**Activity:** Give back exactly the lines of the data below, starting with the line that has "Seawater (ρ = 1022" and going on through the line that has "Ethylene glycol (ρ = 1110 kg/m³, μ = 0.0128".

**Records provided:**
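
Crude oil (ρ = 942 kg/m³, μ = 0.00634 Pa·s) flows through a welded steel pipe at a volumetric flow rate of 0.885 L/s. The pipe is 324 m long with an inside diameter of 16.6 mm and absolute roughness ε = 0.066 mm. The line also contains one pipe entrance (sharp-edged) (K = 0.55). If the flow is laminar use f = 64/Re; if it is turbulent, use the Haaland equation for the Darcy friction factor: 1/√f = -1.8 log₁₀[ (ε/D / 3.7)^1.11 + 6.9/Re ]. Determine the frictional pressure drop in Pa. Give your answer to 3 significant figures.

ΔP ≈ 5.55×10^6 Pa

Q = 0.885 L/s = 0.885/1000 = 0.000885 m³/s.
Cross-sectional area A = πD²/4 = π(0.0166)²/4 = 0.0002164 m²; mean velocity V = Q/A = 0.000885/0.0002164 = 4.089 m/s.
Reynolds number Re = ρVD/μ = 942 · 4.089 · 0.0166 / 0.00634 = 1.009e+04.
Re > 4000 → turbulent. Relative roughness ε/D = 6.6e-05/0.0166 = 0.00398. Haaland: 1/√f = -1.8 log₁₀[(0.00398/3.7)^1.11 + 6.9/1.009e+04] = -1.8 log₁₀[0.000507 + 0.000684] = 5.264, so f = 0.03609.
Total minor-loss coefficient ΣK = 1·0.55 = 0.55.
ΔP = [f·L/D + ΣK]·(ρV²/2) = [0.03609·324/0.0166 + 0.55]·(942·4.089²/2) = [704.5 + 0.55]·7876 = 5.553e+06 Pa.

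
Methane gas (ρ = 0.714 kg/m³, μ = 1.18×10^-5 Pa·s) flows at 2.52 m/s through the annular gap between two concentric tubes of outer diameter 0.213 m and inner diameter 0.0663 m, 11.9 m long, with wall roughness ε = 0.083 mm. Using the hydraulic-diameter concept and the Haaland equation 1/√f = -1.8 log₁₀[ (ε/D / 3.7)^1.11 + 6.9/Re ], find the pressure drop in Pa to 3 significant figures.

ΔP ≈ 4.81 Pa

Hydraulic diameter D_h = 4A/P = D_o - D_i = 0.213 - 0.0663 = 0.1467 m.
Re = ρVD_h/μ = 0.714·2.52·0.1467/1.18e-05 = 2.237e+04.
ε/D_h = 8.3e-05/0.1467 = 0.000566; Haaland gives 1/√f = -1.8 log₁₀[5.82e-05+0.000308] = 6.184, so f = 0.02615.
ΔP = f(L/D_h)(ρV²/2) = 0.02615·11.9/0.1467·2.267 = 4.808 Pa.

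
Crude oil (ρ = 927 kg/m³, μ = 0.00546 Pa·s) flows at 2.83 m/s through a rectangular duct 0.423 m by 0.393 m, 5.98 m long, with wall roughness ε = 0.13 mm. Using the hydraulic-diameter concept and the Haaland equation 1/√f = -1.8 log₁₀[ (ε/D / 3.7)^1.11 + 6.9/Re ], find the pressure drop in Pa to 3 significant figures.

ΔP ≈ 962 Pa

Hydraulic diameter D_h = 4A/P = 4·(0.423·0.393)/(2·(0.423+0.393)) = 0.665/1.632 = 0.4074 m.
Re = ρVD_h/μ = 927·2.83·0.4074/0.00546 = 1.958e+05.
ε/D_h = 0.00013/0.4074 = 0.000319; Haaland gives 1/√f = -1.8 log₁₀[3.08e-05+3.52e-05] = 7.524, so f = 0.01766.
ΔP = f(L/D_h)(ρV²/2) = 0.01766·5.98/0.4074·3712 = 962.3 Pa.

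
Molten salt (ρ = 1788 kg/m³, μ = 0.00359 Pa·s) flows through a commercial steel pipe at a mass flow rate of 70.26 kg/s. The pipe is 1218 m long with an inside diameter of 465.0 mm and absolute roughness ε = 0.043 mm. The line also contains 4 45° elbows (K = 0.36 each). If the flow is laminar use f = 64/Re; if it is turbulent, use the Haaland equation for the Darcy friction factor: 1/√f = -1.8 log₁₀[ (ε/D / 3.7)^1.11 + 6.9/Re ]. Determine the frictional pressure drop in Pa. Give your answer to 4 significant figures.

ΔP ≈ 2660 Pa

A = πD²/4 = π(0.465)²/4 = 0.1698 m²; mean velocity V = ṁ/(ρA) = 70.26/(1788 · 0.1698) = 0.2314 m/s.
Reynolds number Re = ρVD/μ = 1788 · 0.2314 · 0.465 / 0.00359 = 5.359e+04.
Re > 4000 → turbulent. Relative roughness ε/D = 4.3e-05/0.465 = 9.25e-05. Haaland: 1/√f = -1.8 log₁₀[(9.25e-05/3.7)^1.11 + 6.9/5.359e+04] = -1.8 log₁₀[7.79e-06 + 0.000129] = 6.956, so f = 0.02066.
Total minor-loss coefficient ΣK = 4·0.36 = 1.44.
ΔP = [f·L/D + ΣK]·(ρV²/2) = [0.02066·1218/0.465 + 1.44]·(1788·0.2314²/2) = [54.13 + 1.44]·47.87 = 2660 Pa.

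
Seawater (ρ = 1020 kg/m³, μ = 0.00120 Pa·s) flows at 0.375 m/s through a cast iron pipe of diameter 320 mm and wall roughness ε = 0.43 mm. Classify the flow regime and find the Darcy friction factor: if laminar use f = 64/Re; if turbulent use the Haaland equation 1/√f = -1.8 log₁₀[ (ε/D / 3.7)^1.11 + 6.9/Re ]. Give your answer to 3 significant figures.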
* * *
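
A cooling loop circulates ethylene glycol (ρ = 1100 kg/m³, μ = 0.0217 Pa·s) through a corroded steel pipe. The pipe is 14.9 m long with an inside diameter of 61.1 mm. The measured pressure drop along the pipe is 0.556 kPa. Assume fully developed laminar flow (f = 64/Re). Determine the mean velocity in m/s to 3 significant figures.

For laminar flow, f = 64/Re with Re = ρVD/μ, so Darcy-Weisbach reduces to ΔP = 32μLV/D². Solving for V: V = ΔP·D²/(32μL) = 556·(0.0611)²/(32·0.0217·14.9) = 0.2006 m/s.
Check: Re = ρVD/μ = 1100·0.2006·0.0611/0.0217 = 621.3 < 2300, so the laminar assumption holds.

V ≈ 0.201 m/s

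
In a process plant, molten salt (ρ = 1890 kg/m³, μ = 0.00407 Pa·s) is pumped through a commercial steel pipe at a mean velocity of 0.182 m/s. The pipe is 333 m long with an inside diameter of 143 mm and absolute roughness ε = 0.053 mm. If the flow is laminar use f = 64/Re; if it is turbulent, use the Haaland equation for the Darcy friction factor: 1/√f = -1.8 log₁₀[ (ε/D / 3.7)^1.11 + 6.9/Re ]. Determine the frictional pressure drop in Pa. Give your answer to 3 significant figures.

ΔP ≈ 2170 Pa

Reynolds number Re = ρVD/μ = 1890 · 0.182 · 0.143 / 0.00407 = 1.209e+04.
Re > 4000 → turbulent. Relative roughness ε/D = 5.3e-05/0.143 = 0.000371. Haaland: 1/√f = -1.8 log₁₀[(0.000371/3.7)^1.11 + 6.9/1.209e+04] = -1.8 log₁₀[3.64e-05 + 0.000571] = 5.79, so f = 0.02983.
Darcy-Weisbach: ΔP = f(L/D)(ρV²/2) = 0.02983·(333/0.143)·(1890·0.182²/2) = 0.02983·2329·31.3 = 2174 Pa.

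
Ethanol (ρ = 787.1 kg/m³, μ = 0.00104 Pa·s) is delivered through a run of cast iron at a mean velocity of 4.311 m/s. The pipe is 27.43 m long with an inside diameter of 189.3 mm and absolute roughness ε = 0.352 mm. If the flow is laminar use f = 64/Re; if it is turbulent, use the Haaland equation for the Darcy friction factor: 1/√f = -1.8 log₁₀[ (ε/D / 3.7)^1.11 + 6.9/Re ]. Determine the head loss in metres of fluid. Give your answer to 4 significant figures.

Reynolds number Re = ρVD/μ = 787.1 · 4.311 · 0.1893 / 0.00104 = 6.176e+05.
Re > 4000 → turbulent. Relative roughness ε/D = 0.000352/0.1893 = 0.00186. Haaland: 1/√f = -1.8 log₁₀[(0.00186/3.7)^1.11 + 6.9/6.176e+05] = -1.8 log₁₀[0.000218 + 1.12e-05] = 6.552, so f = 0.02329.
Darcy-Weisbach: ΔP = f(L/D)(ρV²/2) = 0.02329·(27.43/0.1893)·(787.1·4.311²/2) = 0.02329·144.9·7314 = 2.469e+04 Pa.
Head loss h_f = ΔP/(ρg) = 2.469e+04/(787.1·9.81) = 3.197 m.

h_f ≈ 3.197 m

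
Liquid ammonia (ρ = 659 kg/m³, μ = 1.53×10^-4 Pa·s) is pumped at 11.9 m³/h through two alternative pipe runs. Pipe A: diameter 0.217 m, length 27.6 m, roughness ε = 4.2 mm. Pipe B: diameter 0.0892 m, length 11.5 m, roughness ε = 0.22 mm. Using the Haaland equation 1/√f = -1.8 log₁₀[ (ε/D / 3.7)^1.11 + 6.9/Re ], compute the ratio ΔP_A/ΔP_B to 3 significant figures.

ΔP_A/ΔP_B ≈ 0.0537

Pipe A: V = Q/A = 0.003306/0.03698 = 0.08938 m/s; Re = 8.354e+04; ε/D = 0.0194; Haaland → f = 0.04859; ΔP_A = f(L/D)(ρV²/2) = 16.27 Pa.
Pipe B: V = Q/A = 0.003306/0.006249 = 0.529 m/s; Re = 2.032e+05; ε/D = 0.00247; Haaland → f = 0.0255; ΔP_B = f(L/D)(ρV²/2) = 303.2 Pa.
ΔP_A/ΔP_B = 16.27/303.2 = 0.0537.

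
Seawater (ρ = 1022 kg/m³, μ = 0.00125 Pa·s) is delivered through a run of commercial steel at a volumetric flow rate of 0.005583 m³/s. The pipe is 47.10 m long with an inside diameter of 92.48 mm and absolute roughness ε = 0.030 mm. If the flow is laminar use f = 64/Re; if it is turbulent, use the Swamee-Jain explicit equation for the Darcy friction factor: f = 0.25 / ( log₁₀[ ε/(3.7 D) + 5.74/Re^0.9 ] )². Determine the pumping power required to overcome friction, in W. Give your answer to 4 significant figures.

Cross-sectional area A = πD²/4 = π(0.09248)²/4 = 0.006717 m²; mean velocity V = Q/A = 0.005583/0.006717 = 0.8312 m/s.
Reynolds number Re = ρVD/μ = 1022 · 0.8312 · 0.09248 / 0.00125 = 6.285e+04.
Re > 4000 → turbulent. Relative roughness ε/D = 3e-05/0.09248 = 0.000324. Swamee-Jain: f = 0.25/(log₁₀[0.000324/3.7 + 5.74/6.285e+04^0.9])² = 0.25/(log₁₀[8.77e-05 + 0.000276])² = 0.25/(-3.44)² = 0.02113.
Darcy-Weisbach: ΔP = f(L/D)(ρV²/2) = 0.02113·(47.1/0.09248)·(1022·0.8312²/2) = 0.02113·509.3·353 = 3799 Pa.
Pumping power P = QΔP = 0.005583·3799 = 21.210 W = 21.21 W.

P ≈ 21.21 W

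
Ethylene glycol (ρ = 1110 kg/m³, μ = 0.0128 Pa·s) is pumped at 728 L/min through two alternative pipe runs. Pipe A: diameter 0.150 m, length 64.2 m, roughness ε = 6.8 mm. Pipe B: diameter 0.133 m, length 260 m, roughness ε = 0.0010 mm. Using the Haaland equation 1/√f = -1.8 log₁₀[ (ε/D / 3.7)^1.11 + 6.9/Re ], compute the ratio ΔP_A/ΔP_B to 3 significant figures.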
--
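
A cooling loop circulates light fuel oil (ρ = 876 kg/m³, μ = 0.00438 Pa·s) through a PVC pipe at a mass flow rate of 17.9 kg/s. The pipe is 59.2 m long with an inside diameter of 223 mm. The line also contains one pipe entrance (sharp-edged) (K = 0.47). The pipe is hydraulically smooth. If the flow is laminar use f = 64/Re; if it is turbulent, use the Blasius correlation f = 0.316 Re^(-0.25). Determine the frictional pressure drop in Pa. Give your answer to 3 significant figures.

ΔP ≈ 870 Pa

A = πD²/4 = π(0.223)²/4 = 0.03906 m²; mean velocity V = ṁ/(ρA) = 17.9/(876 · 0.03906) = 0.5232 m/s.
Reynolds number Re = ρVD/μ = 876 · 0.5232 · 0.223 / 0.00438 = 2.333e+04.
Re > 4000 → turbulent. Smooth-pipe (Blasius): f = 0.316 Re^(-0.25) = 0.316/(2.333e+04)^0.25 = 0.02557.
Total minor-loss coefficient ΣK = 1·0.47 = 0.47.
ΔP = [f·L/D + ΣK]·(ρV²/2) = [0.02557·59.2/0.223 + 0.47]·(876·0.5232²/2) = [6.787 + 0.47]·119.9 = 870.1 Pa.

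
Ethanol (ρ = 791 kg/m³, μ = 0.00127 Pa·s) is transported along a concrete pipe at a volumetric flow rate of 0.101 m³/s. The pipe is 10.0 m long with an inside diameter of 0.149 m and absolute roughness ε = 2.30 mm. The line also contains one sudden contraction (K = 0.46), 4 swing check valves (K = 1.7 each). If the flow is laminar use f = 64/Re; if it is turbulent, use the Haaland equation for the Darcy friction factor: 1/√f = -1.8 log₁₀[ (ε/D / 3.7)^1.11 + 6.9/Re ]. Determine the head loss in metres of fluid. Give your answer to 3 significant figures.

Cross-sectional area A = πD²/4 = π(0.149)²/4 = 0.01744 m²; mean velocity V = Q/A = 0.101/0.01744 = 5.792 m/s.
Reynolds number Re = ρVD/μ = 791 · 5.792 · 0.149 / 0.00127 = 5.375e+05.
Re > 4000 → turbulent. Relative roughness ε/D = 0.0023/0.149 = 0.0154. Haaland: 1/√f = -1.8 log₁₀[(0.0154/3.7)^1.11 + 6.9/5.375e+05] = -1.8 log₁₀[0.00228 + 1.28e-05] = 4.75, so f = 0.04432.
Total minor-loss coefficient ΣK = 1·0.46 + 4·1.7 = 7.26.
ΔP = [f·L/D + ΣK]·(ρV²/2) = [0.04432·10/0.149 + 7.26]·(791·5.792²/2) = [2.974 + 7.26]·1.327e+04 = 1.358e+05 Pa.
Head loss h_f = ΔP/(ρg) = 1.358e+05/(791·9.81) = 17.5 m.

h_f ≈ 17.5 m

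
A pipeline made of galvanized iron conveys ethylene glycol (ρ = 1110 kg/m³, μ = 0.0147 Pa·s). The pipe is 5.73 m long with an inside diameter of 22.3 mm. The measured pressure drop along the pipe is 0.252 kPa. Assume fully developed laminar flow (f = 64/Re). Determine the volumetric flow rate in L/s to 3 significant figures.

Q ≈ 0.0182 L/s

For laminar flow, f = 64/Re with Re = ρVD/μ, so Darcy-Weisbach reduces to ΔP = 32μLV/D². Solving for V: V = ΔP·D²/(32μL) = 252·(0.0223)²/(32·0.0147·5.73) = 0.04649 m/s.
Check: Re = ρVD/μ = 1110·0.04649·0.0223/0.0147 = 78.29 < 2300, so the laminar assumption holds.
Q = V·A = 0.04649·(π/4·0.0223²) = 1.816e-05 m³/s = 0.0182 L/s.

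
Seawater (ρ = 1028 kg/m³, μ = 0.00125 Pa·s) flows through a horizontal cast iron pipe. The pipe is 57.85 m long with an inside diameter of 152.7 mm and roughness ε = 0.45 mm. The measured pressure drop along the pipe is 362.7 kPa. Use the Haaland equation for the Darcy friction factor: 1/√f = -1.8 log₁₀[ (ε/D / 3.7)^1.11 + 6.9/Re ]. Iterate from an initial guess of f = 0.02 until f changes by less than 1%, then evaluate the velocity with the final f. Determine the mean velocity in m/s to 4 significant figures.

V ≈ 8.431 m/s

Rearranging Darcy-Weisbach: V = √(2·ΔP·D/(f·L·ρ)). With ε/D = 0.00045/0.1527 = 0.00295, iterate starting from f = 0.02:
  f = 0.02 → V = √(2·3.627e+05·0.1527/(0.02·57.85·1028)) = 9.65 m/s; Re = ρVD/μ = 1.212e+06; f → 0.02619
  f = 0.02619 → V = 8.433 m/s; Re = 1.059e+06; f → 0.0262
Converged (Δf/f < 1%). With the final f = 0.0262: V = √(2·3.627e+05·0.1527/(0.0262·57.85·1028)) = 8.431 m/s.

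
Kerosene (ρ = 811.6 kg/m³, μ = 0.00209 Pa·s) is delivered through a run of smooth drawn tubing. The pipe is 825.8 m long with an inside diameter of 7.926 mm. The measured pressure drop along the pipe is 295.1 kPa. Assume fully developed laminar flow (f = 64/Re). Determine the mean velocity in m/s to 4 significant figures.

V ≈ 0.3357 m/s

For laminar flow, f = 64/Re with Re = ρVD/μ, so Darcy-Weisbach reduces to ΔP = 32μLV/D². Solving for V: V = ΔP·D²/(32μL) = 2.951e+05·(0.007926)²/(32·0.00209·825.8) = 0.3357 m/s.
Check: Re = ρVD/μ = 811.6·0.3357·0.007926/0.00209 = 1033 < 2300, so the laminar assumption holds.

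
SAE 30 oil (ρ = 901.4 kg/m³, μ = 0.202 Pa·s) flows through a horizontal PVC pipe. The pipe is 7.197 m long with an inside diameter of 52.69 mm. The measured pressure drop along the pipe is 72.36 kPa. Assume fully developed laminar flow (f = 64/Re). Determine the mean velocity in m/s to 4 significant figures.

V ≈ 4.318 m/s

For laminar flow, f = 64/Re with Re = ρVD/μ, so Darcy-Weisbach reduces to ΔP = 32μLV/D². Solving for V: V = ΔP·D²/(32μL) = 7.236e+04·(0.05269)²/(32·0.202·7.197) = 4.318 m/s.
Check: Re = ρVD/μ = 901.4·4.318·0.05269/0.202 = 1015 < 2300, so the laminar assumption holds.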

**Written response:**
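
Seawater (ρ = 1022 kg/m³, μ = 0.00125 Pa·s) is delivered through a run of commercial steel at a volumetric flow rate of 0.005583 m³/s. The pipe is 47.10 m long with an inside diameter of 92.48 mm and absolute roughness ε = 0.030 mm. If the flow is laminar use f = 64/Re; if it is turbulent, use the Swamee-Jain explicit equation for the Darcy friction factor: f = 0.25 / ( log₁₀[ ε/(3.7 D) + 5.74/Re^0.9 ] )². Determine the pumping power required to overcome friction, in W. Give your answer to 4 significant figures.

Cross-sectional area A = πD²/4 = π(0.09248)²/4 = 0.006717 m²; mean velocity V = Q/A = 0.005583/0.006717 = 0.8312 m/s.
Reynolds number Re = ρVD/μ = 1022 · 0.8312 · 0.09248 / 0.00125 = 6.285e+04.
Re > 4000 → turbulent. Relative roughness ε/D = 3e-05/0.09248 = 0.000324. Swamee-Jain: f = 0.25/(log₁₀[0.000324/3.7 + 5.74/6.285e+04^0.9])² = 0.25/(log₁₀[8.77e-05 + 0.000276])² = 0.25/(-3.44)² = 0.02113.
Darcy-Weisbach: ΔP = f(L/D)(ρV²/2) = 0.02113·(47.1/0.09248)·(1022·0.8312²/2) = 0.02113·509.3·353 = 3799 Pa.
Pumping power P = QΔP = 0.005583·3799 = 21.210 W = 21.21 W.

P ≈ 21.21 W

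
Ethylene glycol (ρ = 1110 kg/m³, μ = 0.0128 Pa·s) is pumped at 728 L/min through two alternative pipe runs. Pipe A: diameter 0.150 m, length 64.2 m, roughness ε = 6.8 mm. Pipe B: diameter 0.133 m, length 260 m, roughness ε = 0.0010 mm. Using the Haaland equation 1/√f = -1.8 log₁₀[ (ε/D / 3.7)^1.11 + 6.9/Re ], compute the ratio ΔP_A/ΔP_B to 3 significant figures.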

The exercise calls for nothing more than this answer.